What lines of the data below hold the string "short"? Copy each one.

╭─ Information supplied

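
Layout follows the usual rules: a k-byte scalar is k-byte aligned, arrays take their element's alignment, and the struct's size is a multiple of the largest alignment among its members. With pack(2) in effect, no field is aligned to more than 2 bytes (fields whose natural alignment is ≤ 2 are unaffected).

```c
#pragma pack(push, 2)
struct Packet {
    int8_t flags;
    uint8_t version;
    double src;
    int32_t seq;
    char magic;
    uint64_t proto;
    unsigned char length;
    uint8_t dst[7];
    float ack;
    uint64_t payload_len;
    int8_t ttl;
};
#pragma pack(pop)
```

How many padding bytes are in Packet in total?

2

flags at 0 (size 1, align 1) → ends 1
version at 1 (size 1, align 1) → ends 2
src at 2 (size 8, align 2) → ends 10
seq at 10 (size 4, align 2) → ends 14
magic at 14 (size 1, align 1) → ends 15
pad 1 to align 2 for proto
proto at 16 (size 8, align 2) → ends 24
length at 24 (size 1, align 1) → ends 25
dst at 25 (size 7, align 1) → ends 32
ack at 32 (size 4, align 2) → ends 36
payload_len at 36 (size 8, align 2) → ends 44
ttl at 44 (size 1, align 1) → ends 45
tail pad 1 to reach multiple of 2
total 46 bytes, alignment 2
data bytes 44, size 46 → padding 2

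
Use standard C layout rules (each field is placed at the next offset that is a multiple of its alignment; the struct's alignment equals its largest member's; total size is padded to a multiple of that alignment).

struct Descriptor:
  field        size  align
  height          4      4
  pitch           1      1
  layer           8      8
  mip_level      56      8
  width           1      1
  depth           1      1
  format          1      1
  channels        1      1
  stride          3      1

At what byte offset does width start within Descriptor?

0..4  height  (4B, 4-aligned)
4..5  pitch  (1B, 1-aligned)
5..8  -- padding (3B)
8..16  layer  (8B, 8-aligned)
16..72  mip_level  (56B, 8-aligned)
72..73  width  (1B, 1-aligned)

72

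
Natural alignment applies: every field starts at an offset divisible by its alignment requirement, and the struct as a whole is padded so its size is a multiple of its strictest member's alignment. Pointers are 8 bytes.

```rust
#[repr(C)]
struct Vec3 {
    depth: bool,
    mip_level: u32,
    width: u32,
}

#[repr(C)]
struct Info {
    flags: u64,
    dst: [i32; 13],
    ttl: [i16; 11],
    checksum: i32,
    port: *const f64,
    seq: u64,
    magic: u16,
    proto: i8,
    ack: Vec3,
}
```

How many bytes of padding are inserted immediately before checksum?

Vec3: @0: depth [1B, align 1] → 1; +3 pad (align 4); @4: mip_level [4B, align 4] → 8; @8: width [4B, align 4] → 12; size 12, align 4
@0: flags [8B, align 8] → 8
@8: dst [52B, align 4] → 60
@60: ttl [22B, align 2] → 82
+2 pad (align 4)
@84: checksum [4B, align 4] → 88

2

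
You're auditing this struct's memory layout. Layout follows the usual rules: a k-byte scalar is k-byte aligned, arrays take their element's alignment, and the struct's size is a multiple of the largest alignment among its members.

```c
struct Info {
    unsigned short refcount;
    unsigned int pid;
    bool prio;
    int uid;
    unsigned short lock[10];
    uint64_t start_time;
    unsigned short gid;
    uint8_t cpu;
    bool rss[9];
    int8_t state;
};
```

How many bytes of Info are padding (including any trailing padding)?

12

refcount at 0 (size 2, align 2) → ends 2
pad 2 to align 4 for pid
pid at 4 (size 4, align 4) → ends 8
prio at 8 (size 1, align 1) → ends 9
pad 3 to align 4 for uid
uid at 12 (size 4, align 4) → ends 16
lock at 16 (size 20, align 2) → ends 36
pad 4 to align 8 for start_time
start_time at 40 (size 8, align 8) → ends 48
gid at 48 (size 2, align 2) → ends 50
cpu at 50 (size 1, align 1) → ends 51
rss at 51 (size 9, align 1) → ends 60
state at 60 (size 1, align 1) → ends 61
tail pad 3 to reach multiple of 8
total 64 bytes, alignment 8
data bytes 52, size 64 → padding 12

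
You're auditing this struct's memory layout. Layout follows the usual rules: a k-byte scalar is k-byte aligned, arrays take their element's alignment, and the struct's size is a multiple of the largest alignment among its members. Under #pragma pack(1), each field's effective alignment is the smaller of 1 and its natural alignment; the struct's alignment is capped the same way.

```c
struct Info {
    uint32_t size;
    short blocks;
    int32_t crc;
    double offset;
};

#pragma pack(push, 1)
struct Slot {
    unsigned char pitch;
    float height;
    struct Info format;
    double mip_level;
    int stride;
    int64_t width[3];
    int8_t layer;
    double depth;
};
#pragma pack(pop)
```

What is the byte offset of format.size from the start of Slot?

5

Info: size at 0 (size 4, align 4) → ends 4; blocks at 4 (size 2, align 2) → ends 6; pad 2 to align 4 for crc; crc at 8 (size 4, align 4) → ends 12; pad 4 to align 8 for offset; offset at 16 (size 8, align 8) → ends 24; total 24 bytes, alignment 8
pitch at 0 (size 1, align 1) → ends 1
height at 1 (size 4, align 1) → ends 5
format at 5 (size 24, align 1) → ends 29
within Info: size at 0
5 + 0 = 5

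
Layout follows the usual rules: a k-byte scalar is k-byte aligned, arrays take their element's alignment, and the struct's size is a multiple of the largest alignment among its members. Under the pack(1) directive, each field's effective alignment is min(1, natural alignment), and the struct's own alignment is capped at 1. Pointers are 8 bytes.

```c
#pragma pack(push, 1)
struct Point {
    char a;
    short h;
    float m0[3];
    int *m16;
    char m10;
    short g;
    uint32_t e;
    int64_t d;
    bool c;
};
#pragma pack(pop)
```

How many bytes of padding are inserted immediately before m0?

a at 0 (size 1, align 1) → ends 1
h at 1 (size 2, align 1) → ends 3
m0 at 3 (size 12, align 1) → ends 15

0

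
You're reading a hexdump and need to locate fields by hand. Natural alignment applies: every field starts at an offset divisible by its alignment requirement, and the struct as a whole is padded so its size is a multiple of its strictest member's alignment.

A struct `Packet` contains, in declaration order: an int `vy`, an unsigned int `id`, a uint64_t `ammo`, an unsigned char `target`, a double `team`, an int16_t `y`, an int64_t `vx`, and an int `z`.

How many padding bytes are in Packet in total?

17

0..4  vy  (4B, 4-aligned)
4..8  id  (4B, 4-aligned)
8..16  ammo  (8B, 8-aligned)
16..17  target  (1B, 1-aligned)
17..24  -- padding (7B)
24..32  team  (8B, 8-aligned)
32..34  y  (2B, 2-aligned)
34..40  -- padding (6B)
40..48  vx  (8B, 8-aligned)
48..52  z  (4B, 4-aligned)
52..56  -- tail padding (4B)
sizeof = 56, alignof = 8
data bytes 39, size 56 → padding 17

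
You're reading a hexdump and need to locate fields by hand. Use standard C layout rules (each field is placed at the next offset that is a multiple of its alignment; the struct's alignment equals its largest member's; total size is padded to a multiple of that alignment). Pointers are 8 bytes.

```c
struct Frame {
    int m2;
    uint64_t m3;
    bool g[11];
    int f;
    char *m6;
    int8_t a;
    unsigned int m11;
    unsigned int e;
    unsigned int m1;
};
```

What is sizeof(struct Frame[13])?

m2 at 0 (size 4, align 4) → ends 4
pad 4 to align 8 for m3
m3 at 8 (size 8, align 8) → ends 16
g at 16 (size 11, align 1) → ends 27
pad 1 to align 4 for f
f at 28 (size 4, align 4) → ends 32
m6 at 32 (size 8, align 8) → ends 40
a at 40 (size 1, align 1) → ends 41
pad 3 to align 4 for m11
m11 at 44 (size 4, align 4) → ends 48
e at 48 (size 4, align 4) → ends 52
m1 at 52 (size 4, align 4) → ends 56
total 56 bytes, alignment 8
array of 13: 13 × 56 = 728

728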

╰─

* Output below:
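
    unsigned short refcount;
    unsigned short lock[10];
    unsigned short gid;
    short blocks;
    short h;
    short g;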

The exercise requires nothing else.